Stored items
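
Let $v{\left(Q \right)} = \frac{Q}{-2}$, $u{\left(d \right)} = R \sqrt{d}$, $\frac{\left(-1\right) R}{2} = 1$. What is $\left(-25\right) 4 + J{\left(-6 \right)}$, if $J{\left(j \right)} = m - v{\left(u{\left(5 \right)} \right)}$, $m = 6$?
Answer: $-94 - \sqrt{5} \approx -96.236$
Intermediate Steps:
$R = -2$ ($R = \left(-2\right) 1 = -2$)
$u{\left(d \right)} = - 2 \sqrt{d}$
$v{\left(Q \right)} = - \frac{Q}{2}$ ($v{\left(Q \right)} = Q \left(- \frac{1}{2}\right) = - \frac{Q}{2}$)
$J{\left(j \right)} = 6 - \sqrt{5}$ ($J{\left(j \right)} = 6 - - \frac{\left(-2\right) \sqrt{5}}{2} = 6 - \sqrt{5}$)
$\left(-25\right) 4 + J{\left(-6 \right)} = \left(-25\right) 4 + \left(6 - \sqrt{5}\right) = -100 + \left(6 - \sqrt{5}\right) = -94 - \sqrt{5}$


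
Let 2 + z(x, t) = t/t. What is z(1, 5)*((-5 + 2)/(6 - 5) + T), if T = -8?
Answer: 11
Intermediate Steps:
z(x, t) = -1 (z(x, t) = -2 + t/t = -2 + 1 = -1)
z(1, 5)*((-5 + 2)/(6 - 5) + T) = -((-5 + 2)/(6 - 5) - 8) = -(-3/1 - 8) = -(-3*1 - 8) = -(-3 - 8) = -1*(-11) = 11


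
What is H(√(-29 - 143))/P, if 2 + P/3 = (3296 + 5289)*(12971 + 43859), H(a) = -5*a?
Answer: -5*I*√43/731828322 ≈ -4.4802e-8*I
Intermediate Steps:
P = 1463656644 (P = -6 + 3*((3296 + 5289)*(12971 + 43859)) = -6 + 3*(8585*56830) = -6 + 3*487885550 = -6 + 1463656650 = 1463656644)
H(√(-29 - 143))/P = -5*√(-29 - 143)/1463656644 = -10*I*√43*(1/1463656644) = -5*I*√43/731828322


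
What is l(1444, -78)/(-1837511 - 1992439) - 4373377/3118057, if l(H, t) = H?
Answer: -8377158857729/5971001203575 ≈ -1.4030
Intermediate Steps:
l(1444, -78)/(-1837511 - 1992439) - 4373377/3118057 = 1444/(-1837511 - 1992439) - 4373377/3118057 = 1444/(-3829950) - 4373377*1/3118057 = 1444*(-1/3829950) - 4373377/3118057 = -722/1914975 - 4373377/3118057 = -8377158857729/5971001203575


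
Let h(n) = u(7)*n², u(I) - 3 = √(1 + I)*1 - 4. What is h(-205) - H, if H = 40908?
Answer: -82933 + 84050*√2 ≈ 35932.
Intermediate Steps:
u(I) = -1 + √(1 + I) (u(I) = 3 + (√(1 + I)*1 - 4) = 3 + (√(1 + I) - 4) = 3 + (-4 + √(1 + I)) = -1 + √(1 + I))
h(n) = n²*(-1 + 2*√2) (h(n) = (-1 + √(1 + 7))*n² = (-1 + √8)*n² = (-1 + 2*√2)*n² = n²*(-1 + 2*√2))
h(-205) - H = (-205)²*(-1 + 2*√2) - 1*40908 = 42025*(-1 + 2*√2) - 40908 = (-42025 + 84050*√2) - 40908 = -82933 + 84050*√2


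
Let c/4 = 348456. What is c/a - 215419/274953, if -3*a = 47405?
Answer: -1159920208511/13034146965 ≈ -88.991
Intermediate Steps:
c = 1393824 (c = 4*348456 = 1393824)
a = -47405/3 (a = -⅓*47405 = -47405/3 ≈ -15802.)
c/a - 215419/274953 = 1393824/(-47405/3) - 215419/274953 = 1393824*(-3/47405) - 215419*1/274953 = -4181472/47405 - 215419/274953 = -1159920208511/13034146965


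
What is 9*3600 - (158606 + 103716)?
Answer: -229922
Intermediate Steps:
9*3600 - (158606 + 103716) = 32400 - 1*262322 = 32400 - 262322 = -229922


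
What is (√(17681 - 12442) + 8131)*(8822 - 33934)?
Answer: -204185672 - 326456*√31 ≈ -2.0600e+8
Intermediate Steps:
(√(17681 - 12442) + 8131)*(8822 - 33934) = (√5239 + 8131)*(-25112) = (13*√31 + 8131)*(-25112) = (8131 + 13*√31)*(-25112) = -204185672 - 326456*√31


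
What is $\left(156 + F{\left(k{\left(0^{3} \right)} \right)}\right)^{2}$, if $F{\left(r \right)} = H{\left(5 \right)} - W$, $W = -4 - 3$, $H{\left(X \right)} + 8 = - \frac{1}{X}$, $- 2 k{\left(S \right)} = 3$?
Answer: $\frac{599076}{25} \approx 23963.0$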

- **EXERCISE INSTRUCTIONS**: Please return all of the records exactly as they appear.

- **EXERCISE ANSWER**:
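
Let $v{\left(Q \right)} = \frac{Q}{-2}$, $u{\left(d \right)} = R \sqrt{d}$, $\frac{\left(-1\right) R}{2} = 1$. What is $\left(-25\right) 4 + J{\left(-6 \right)}$, if $J{\left(j \right)} = m - v{\left(u{\left(5 \right)} \right)}$, $m = 6$?
Answer: $-94 - \sqrt{5} \approx -96.236$
Intermediate Steps:
$R = -2$ ($R = \left(-2\right) 1 = -2$)
$u{\left(d \right)} = - 2 \sqrt{d}$
$v{\left(Q \right)} = - \frac{Q}{2}$ ($v{\left(Q \right)} = Q \left(- \frac{1}{2}\right) = - \frac{Q}{2}$)
$J{\left(j \right)} = 6 - \sqrt{5}$ ($J{\left(j \right)} = 6 - - \frac{\left(-2\right) \sqrt{5}}{2} = 6 - \sqrt{5}$)
$\left(-25\right) 4 + J{\left(-6 \right)} = \left(-25\right) 4 + \left(6 - \sqrt{5}\right) = -100 + \left(6 - \sqrt{5}\right) = -94 - \sqrt{5}$


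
Let 2 + z(x, t) = t/t. What is z(1, 5)*((-5 + 2)/(6 - 5) + T), if T = -8?
Answer: 11
Intermediate Steps:
z(x, t) = -1 (z(x, t) = -2 + t/t = -2 + 1 = -1)
z(1, 5)*((-5 + 2)/(6 - 5) + T) = -((-5 + 2)/(6 - 5) - 8) = -(-3/1 - 8) = -(-3*1 - 8) = -(-3 - 8) = -1*(-11) = 11


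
What is H(√(-29 - 143))/P, if 2 + P/3 = (3296 + 5289)*(12971 + 43859), H(a) = -5*a?
Answer: -5*I*√43/731828322 ≈ -4.4802e-8*I
Intermediate Steps:
P = 1463656644 (P = -6 + 3*((3296 + 5289)*(12971 + 43859)) = -6 + 3*(8585*56830) = -6 + 3*487885550 = -6 + 1463656650 = 1463656644)
H(√(-29 - 143))/P = -5*√(-29 - 143)/1463656644 = -10*I*√43*(1/1463656644) = -5*I*√43/731828322


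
What is l(1444, -78)/(-1837511 - 1992439) - 4373377/3118057, if l(H, t) = H?
Answer: -8377158857729/5971001203575 ≈ -1.4030
Intermediate Steps:
l(1444, -78)/(-1837511 - 1992439) - 4373377/3118057 = 1444/(-1837511 - 1992439) - 4373377/3118057 = 1444/(-3829950) - 4373377*1/3118057 = 1444*(-1/3829950) - 4373377/3118057 = -722/1914975 - 4373377/3118057 = -8377158857729/5971001203575


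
Let h(n) = u(7)*n², u(I) - 3 = √(1 + I)*1 - 4. What is h(-205) - H, if H = 40908?
Answer: -82933 + 84050*√2 ≈ 35932.
Intermediate Steps:
u(I) = -1 + √(1 + I) (u(I) = 3 + (√(1 + I)*1 - 4) = 3 + (√(1 + I) - 4) = 3 + (-4 + √(1 + I)) = -1 + √(1 + I))
h(n) = n²*(-1 + 2*√2) (h(n) = (-1 + √(1 + 7))*n² = (-1 + √8)*n² = (-1 + 2*√2)*n² = n²*(-1 + 2*√2))
h(-205) - H = (-205)²*(-1 + 2*√2) - 1*40908 = 42025*(-1 + 2*√2) - 40908 = (-42025 + 84050*√2) - 40908 = -82933 + 84050*√2


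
Let c/4 = 348456. What is c/a - 215419/274953, if -3*a = 47405?
Answer: -1159920208511/13034146965 ≈ -88.991
Intermediate Steps:
c = 1393824 (c = 4*348456 = 1393824)
a = -47405/3 (a = -⅓*47405 = -47405/3 ≈ -15802.)
c/a - 215419/274953 = 1393824/(-47405/3) - 215419/274953 = 1393824*(-3/47405) - 215419*1/274953 = -4181472/47405 - 215419/274953 = -1159920208511/13034146965


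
What is 9*3600 - (158606 + 103716)?
Answer: -229922
Intermediate Steps:
9*3600 - (158606 + 103716) = 32400 - 1*262322 = 32400 - 262322 = -229922


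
What is (√(17681 - 12442) + 8131)*(8822 - 33934)?
Answer: -204185672 - 326456*√31 ≈ -2.0600e+8
Intermediate Steps:
(√(17681 - 12442) + 8131)*(8822 - 33934) = (√5239 + 8131)*(-25112) = (13*√31 + 8131)*(-25112) = (8131 + 13*√31)*(-25112) = -204185672 - 326456*√31


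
What is $\left(156 + F{\left(k{\left(0^{3} \right)} \right)}\right)^{2}$, if $F{\left(r \right)} = H{\left(5 \right)} - W$, $W = -4 - 3$, $H{\left(X \right)} + 8 = - \frac{1}{X}$, $- 2 k{\left(S \right)} = 3$?
Answer: $\frac{599076}{25} \approx 23963.0$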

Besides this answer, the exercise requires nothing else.